Data items:
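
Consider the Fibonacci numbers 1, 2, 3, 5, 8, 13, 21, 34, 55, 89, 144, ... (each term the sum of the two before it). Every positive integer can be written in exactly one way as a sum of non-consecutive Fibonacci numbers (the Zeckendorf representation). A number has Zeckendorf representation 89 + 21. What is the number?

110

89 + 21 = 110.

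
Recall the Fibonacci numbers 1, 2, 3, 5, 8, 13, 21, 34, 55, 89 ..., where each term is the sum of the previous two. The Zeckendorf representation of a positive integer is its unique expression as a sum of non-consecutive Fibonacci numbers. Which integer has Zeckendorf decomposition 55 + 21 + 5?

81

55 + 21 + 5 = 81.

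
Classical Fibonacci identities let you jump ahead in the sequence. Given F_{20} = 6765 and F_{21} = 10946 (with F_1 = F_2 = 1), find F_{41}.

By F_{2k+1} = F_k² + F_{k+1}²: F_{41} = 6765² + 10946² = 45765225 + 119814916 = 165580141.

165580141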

...

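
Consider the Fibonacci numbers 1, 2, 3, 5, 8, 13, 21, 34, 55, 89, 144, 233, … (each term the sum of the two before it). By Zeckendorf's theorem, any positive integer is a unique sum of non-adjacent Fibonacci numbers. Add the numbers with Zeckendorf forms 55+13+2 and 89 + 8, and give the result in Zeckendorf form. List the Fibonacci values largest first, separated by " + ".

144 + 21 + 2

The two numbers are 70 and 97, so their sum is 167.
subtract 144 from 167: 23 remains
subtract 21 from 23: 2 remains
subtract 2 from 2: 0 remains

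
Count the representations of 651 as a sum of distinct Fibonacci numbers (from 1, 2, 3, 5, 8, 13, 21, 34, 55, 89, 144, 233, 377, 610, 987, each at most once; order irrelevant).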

Task brief: Copy out the lines above exactly, beginning at the one that contains "144, 233, …" and ending at the one that contains "Count the representations".

Final answer:
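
Consider the Fibonacci numbers 1, 2, 3, 5, 8, 13, 21, 34, 55, 89, 144, 233, … (each term the sum of the two before it). By Zeckendorf's theorem, any positive integer is a unique sum of non-adjacent Fibonacci numbers. Add the numbers with Zeckendorf forms 55+13+2 and 89 + 8, and give the result in Zeckendorf form. List the Fibonacci values largest first, separated by " + ".

144 + 21 + 2

The two numbers are 70 and 97, so their sum is 167.
subtract 144 from 167: 23 remains
subtract 21 from 23: 2 remains
subtract 2 from 2: 0 remains

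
Count the representations of 651 as a sum of distinct Fibonacci numbers (from 1, 2, 3, 5, 8, 13, 21, 34, 55, 89, 144, 233, 377, 610, 987, each at most once; order irrelevant).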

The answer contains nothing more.